Collected data
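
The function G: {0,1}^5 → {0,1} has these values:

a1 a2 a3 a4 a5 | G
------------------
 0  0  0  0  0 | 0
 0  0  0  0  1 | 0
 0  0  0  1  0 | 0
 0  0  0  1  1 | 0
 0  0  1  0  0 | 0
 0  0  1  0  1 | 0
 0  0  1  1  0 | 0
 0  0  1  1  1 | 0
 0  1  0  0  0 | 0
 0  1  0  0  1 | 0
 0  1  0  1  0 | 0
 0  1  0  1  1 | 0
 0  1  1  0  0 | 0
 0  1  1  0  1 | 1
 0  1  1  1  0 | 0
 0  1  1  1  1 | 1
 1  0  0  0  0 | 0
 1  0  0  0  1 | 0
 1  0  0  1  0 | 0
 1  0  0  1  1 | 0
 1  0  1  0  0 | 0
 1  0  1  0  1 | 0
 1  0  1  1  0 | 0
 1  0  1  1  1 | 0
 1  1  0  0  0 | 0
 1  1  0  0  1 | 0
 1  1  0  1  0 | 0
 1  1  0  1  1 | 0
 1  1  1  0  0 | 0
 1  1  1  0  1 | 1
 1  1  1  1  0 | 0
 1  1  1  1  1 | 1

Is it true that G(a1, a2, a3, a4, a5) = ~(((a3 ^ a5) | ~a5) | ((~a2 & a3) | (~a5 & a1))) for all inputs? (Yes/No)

Evaluate ~(((a3 ^ a5) | ~a5) | ((~a2 & a3) | (~a5 & a1))) on each row and compare to G:
  a1=0, a2=0, a3=0, a4=0, a5=0: formula gives 0, G = 0 ✓
  a1=0, a2=0, a3=0, a4=0, a5=1: formula gives 0, G = 0 ✓
  a1=0, a2=0, a3=0, a4=1, a5=0: formula gives 0, G = 0 ✓
  a1=0, a2=0, a3=0, a4=1, a5=1: formula gives 0, G = 0 ✓
  … (the remaining 28 rows also agree.)
All 32 rows match — the expression computes G exactly.

Yes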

*WORK INSTRUCTIONS:*
Copy the data exactly. Leave nothing out.

*ANSWER FOR THE TASK:*
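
The function G: {0,1}^5 → {0,1} has these values:

a1 a2 a3 a4 a5 | G
------------------
 0  0  0  0  0 | 0
 0  0  0  0  1 | 0
 0  0  0  1  0 | 0
 0  0  0  1  1 | 0
 0  0  1  0  0 | 0
 0  0  1  0  1 | 0
 0  0  1  1  0 | 0
 0  0  1  1  1 | 0
 0  1  0  0  0 | 0
 0  1  0  0  1 | 0
 0  1  0  1  0 | 0
 0  1  0  1  1 | 0
 0  1  1  0  0 | 0
 0  1  1  0  1 | 1
 0  1  1  1  0 | 0
 0  1  1  1  1 | 1
 1  0  0  0  0 | 0
 1  0  0  0  1 | 0
 1  0  0  1  0 | 0
 1  0  0  1  1 | 0
 1  0  1  0  0 | 0
 1  0  1  0  1 | 0
 1  0  1  1  0 | 0
 1  0  1  1  1 | 0
 1  1  0  0  0 | 0
 1  1  0  0  1 | 0
 1  1  0  1  0 | 0
 1  1  0  1  1 | 0
 1  1  1  0  0 | 0
 1  1  1  0  1 | 1
 1  1  1  1  0 | 0
 1  1  1  1  1 | 1

Is it true that G(a1, a2, a3, a4, a5) = ~(((a3 ^ a5) | ~a5) | ((~a2 & a3) | (~a5 & a1))) for all inputs? (Yes/No)

Evaluate ~(((a3 ^ a5) | ~a5) | ((~a2 & a3) | (~a5 & a1))) on each row and compare to G:
  a1=0, a2=0, a3=0, a4=0, a5=0: formula gives 0, G = 0 ✓
  a1=0, a2=0, a3=0, a4=0, a5=1: formula gives 0, G = 0 ✓
  a1=0, a2=0, a3=0, a4=1, a5=0: formula gives 0, G = 0 ✓
  a1=0, a2=0, a3=0, a4=1, a5=1: formula gives 0, G = 0 ✓
  … (the remaining 28 rows also agree.)
All 32 rows match — the expression computes G exactly.

Yes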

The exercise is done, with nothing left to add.